**What is required**.
Every record listed below should be copied exactly.

Stored data entries:

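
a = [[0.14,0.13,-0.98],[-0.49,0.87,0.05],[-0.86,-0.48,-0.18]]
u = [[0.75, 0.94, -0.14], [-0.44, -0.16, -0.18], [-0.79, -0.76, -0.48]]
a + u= [[0.89, 1.07, -1.12], [-0.93, 0.71, -0.13], [-1.65, -1.24, -0.66]]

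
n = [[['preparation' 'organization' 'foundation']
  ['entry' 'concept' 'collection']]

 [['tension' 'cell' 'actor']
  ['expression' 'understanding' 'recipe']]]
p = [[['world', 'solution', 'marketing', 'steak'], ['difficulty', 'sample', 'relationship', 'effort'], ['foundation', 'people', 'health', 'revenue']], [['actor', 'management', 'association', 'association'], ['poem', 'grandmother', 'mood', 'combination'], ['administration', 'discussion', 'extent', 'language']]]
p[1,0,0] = 'actor'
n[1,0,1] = 'cell'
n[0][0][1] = 'organization'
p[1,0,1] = 'management'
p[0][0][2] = 'marketing'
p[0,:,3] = ['steak', 'effort', 'revenue']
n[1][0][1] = 'cell'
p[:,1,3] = ['effort', 'combination']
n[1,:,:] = [['tension', 'cell', 'actor'], ['expression', 'understanding', 'recipe']]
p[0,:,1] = ['solution', 'sample', 'people']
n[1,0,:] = ['tension', 'cell', 'actor']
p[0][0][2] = 'marketing'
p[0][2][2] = 'health'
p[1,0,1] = 'management'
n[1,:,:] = [['tension', 'cell', 'actor'], ['expression', 'understanding', 'recipe']]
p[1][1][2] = 'mood'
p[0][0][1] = 'solution'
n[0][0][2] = 'foundation'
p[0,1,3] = 'effort'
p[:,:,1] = [['solution', 'sample', 'people'], ['management', 'grandmother', 'discussion']]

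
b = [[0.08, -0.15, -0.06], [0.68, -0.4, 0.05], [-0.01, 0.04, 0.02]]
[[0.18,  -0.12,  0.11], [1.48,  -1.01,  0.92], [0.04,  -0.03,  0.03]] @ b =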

**Response area**.
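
a = [[0.14,0.13,-0.98],[-0.49,0.87,0.05],[-0.86,-0.48,-0.18]]
u = [[0.75, 0.94, -0.14], [-0.44, -0.16, -0.18], [-0.79, -0.76, -0.48]]
a + u= [[0.89, 1.07, -1.12], [-0.93, 0.71, -0.13], [-1.65, -1.24, -0.66]]

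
n = [[['preparation' 'organization' 'foundation']
  ['entry' 'concept' 'collection']]

 [['tension' 'cell' 'actor']
  ['expression' 'understanding' 'recipe']]]
p = [[['world', 'solution', 'marketing', 'steak'], ['difficulty', 'sample', 'relationship', 'effort'], ['foundation', 'people', 'health', 'revenue']], [['actor', 'management', 'association', 'association'], ['poem', 'grandmother', 'mood', 'combination'], ['administration', 'discussion', 'extent', 'language']]]
p[1,0,0] = 'actor'
n[1,0,1] = 'cell'
n[0][0][1] = 'organization'
p[1,0,1] = 'management'
p[0][0][2] = 'marketing'
p[0,:,3] = ['steak', 'effort', 'revenue']
n[1][0][1] = 'cell'
p[:,1,3] = ['effort', 'combination']
n[1,:,:] = [['tension', 'cell', 'actor'], ['expression', 'understanding', 'recipe']]
p[0,:,1] = ['solution', 'sample', 'people']
n[1,0,:] = ['tension', 'cell', 'actor']
p[0][0][2] = 'marketing'
p[0][2][2] = 'health'
p[1,0,1] = 'management'
n[1,:,:] = [['tension', 'cell', 'actor'], ['expression', 'understanding', 'recipe']]
p[1][1][2] = 'mood'
p[0][0][1] = 'solution'
n[0][0][2] = 'foundation'
p[0,1,3] = 'effort'
p[:,:,1] = [['solution', 'sample', 'people'], ['management', 'grandmother', 'discussion']]

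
b = [[0.08, -0.15, -0.06], [0.68, -0.4, 0.05], [-0.01, 0.04, 0.02]]
[[0.18,  -0.12,  0.11], [1.48,  -1.01,  0.92], [0.04,  -0.03,  0.03]] @ b =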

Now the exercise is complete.